Return the records in full, exactly as given.
::::::::
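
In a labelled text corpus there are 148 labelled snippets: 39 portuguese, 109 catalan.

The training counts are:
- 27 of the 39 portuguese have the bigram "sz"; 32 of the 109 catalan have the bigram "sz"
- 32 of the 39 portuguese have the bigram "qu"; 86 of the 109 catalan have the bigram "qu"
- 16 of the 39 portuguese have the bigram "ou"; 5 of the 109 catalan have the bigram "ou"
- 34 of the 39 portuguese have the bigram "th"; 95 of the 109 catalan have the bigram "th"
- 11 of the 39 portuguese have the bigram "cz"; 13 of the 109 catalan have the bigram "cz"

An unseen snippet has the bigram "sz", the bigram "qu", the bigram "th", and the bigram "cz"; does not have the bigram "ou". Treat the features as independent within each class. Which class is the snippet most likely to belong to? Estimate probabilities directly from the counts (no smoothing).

portuguese: (39/148) × (27/39) × (32/39) × (23/39) × (34/39) × (11/39) ≈ 0.0217067
catalan: (109/148) × (32/109) × (86/109) × (104/109) × (95/109) × (13/109) ≈ 0.0169192
Highest score → portuguese.

portuguese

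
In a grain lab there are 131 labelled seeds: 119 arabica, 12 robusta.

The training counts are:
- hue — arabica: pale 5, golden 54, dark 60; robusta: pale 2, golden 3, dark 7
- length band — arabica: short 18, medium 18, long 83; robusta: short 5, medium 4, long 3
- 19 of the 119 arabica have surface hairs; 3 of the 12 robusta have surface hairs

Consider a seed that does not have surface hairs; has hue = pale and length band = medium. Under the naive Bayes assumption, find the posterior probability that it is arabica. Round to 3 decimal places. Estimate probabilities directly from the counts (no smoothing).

arabica: (119/131) × (5/119) × (18/119) × (100/119) ≈ 0.00485151
robusta: (12/131) × (2/12) × (4/12) × (9/12) ≈ 0.00381679
P(arabica | x) = 0.00485151 / 0.0086683 ≈ 0.560

0.560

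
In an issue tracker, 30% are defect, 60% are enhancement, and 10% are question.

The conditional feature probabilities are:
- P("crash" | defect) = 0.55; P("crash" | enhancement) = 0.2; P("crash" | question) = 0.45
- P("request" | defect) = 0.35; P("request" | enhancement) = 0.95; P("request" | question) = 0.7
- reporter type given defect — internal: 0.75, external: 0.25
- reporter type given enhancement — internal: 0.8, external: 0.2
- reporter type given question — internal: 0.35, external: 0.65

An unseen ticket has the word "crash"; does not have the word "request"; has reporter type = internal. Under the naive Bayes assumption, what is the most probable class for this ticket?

defect: 0.3 × 0.55 × (1−0.35) × 0.75 = 0.0804375
enhancement: 0.6 × 0.2 × (1−0.95) × 0.8 = 0.0048
question: 0.1 × 0.45 × (1−0.7) × 0.35 = 0.004725
Highest score → defect.

defect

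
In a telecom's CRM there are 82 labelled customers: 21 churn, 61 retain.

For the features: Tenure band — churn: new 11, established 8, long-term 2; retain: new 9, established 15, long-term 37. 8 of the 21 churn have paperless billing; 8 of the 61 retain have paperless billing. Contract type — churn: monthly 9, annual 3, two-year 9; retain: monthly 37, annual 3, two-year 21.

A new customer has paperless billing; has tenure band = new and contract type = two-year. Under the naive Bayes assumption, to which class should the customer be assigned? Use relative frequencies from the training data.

churn: (21/82) × (11/21) × (8/21) × (9/21) ≈ 0.0219014
retain: (61/82) × (9/61) × (8/61) × (21/61) ≈ 0.00495539
Highest score → churn.

churn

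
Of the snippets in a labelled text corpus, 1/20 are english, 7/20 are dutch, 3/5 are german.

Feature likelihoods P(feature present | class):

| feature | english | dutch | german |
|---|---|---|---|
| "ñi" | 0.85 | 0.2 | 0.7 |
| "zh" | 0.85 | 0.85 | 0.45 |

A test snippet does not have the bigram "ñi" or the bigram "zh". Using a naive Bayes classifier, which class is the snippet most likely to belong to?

english: 0.05 × (1−0.85) × (1−0.85) = 0.001125
dutch: 0.35 × (1−0.2) × (1−0.85) = 0.042
german: 0.6 × (1−0.7) × (1−0.45) = 0.099
Highest score → german.

german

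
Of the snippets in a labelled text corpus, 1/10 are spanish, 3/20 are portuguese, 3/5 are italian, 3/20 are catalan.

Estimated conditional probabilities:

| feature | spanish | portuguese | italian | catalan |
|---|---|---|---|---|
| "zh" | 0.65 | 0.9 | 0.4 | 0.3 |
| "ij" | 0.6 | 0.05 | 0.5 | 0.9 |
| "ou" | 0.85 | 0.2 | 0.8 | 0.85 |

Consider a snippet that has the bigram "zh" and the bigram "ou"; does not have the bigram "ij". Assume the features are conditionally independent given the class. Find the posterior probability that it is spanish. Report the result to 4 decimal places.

0.1498

spanish: 0.1 × 0.65 × (1−0.6) × 0.85 = 0.0221
portuguese: 0.15 × 0.9 × (1−0.05) × 0.2 = 0.02565
italian: 0.6 × 0.4 × (1−0.5) × 0.8 = 0.096
catalan: 0.15 × 0.3 × (1−0.9) × 0.85 = 0.003825
P(spanish | x) = 0.0221 / 0.147575 ≈ 0.1498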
::::::::
Result ::
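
In a labelled text corpus there are 148 labelled snippets: 39 portuguese, 109 catalan.

The training counts are:
- 27 of the 39 portuguese have the bigram "sz"; 32 of the 109 catalan have the bigram "sz"
- 32 of the 39 portuguese have the bigram "qu"; 86 of the 109 catalan have the bigram "qu"
- 16 of the 39 portuguese have the bigram "ou"; 5 of the 109 catalan have the bigram "ou"
- 34 of the 39 portuguese have the bigram "th"; 95 of the 109 catalan have the bigram "th"
- 11 of the 39 portuguese have the bigram "cz"; 13 of the 109 catalan have the bigram "cz"

An unseen snippet has the bigram "sz", the bigram "qu", the bigram "th", and the bigram "cz"; does not have the bigram "ou". Treat the features as independent within each class. Which class is the snippet most likely to belong to? Estimate probabilities directly from the counts (no smoothing).

portuguese: (39/148) × (27/39) × (32/39) × (23/39) × (34/39) × (11/39) ≈ 0.0217067
catalan: (109/148) × (32/109) × (86/109) × (104/109) × (95/109) × (13/109) ≈ 0.0169192
Highest score → portuguese.

portuguese

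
In a grain lab there are 131 labelled seeds: 119 arabica, 12 robusta.

The training counts are:
- hue — arabica: pale 5, golden 54, dark 60; robusta: pale 2, golden 3, dark 7
- length band — arabica: short 18, medium 18, long 83; robusta: short 5, medium 4, long 3
- 19 of the 119 arabica have surface hairs; 3 of the 12 robusta have surface hairs

Consider a seed that does not have surface hairs; has hue = pale and length band = medium. Under the naive Bayes assumption, find the posterior probability that it is arabica. Round to 3 decimal places. Estimate probabilities directly from the counts (no smoothing).

arabica: (119/131) × (5/119) × (18/119) × (100/119) ≈ 0.00485151
robusta: (12/131) × (2/12) × (4/12) × (9/12) ≈ 0.00381679
P(arabica | x) = 0.00485151 / 0.0086683 ≈ 0.560

0.560

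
In an issue tracker, 30% are defect, 60% are enhancement, and 10% are question.

The conditional feature probabilities are:
- P("crash" | defect) = 0.55; P("crash" | enhancement) = 0.2; P("crash" | question) = 0.45
- P("request" | defect) = 0.35; P("request" | enhancement) = 0.95; P("request" | question) = 0.7
- reporter type given defect — internal: 0.75, external: 0.25
- reporter type given enhancement — internal: 0.8, external: 0.2
- reporter type given question — internal: 0.35, external: 0.65

An unseen ticket has the word "crash"; does not have the word "request"; has reporter type = internal. Under the naive Bayes assumption, what is the most probable class for this ticket?

defect: 0.3 × 0.55 × (1−0.35) × 0.75 = 0.0804375
enhancement: 0.6 × 0.2 × (1−0.95) × 0.8 = 0.0048
question: 0.1 × 0.45 × (1−0.7) × 0.35 = 0.004725
Highest score → defect.

defect

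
In a telecom's CRM there are 82 labelled customers: 21 churn, 61 retain.

For the features: Tenure band — churn: new 11, established 8, long-term 2; retain: new 9, established 15, long-term 37. 8 of the 21 churn have paperless billing; 8 of the 61 retain have paperless billing. Contract type — churn: monthly 9, annual 3, two-year 9; retain: monthly 37, annual 3, two-year 21.

A new customer has paperless billing; has tenure band = new and contract type = two-year. Under the naive Bayes assumption, to which class should the customer be assigned? Use relative frequencies from the training data.

churn: (21/82) × (11/21) × (8/21) × (9/21) ≈ 0.0219014
retain: (61/82) × (9/61) × (8/61) × (21/61) ≈ 0.00495539
Highest score → churn.

churn

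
Of the snippets in a labelled text corpus, 1/20 are english, 7/20 are dutch, 3/5 are german.

Feature likelihoods P(feature present | class):

| feature | english | dutch | german |
|---|---|---|---|
| "ñi" | 0.85 | 0.2 | 0.7 |
| "zh" | 0.85 | 0.85 | 0.45 |

A test snippet does not have the bigram "ñi" or the bigram "zh". Using a naive Bayes classifier, which class is the snippet most likely to belong to?

english: 0.05 × (1−0.85) × (1−0.85) = 0.001125
dutch: 0.35 × (1−0.2) × (1−0.85) = 0.042
german: 0.6 × (1−0.7) × (1−0.45) = 0.099
Highest score → german.

german

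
Of the snippets in a labelled text corpus, 1/10 are spanish, 3/20 are portuguese, 3/5 are italian, 3/20 are catalan.

Estimated conditional probabilities:

| feature | spanish | portuguese | italian | catalan |
|---|---|---|---|---|
| "zh" | 0.65 | 0.9 | 0.4 | 0.3 |
| "ij" | 0.6 | 0.05 | 0.5 | 0.9 |
| "ou" | 0.85 | 0.2 | 0.8 | 0.85 |

Consider a snippet that has the bigram "zh" and the bigram "ou"; does not have the bigram "ij". Assume the features are conditionally independent given the class. Find the posterior probability that it is spanish. Report the result to 4 decimal places.

0.1498

spanish: 0.1 × 0.65 × (1−0.6) × 0.85 = 0.0221
portuguese: 0.15 × 0.9 × (1−0.05) × 0.2 = 0.02565
italian: 0.6 × 0.4 × (1−0.5) × 0.8 = 0.096
catalan: 0.15 × 0.3 × (1−0.9) × 0.85 = 0.003825
P(spanish | x) = 0.0221 / 0.147575 ≈ 0.1498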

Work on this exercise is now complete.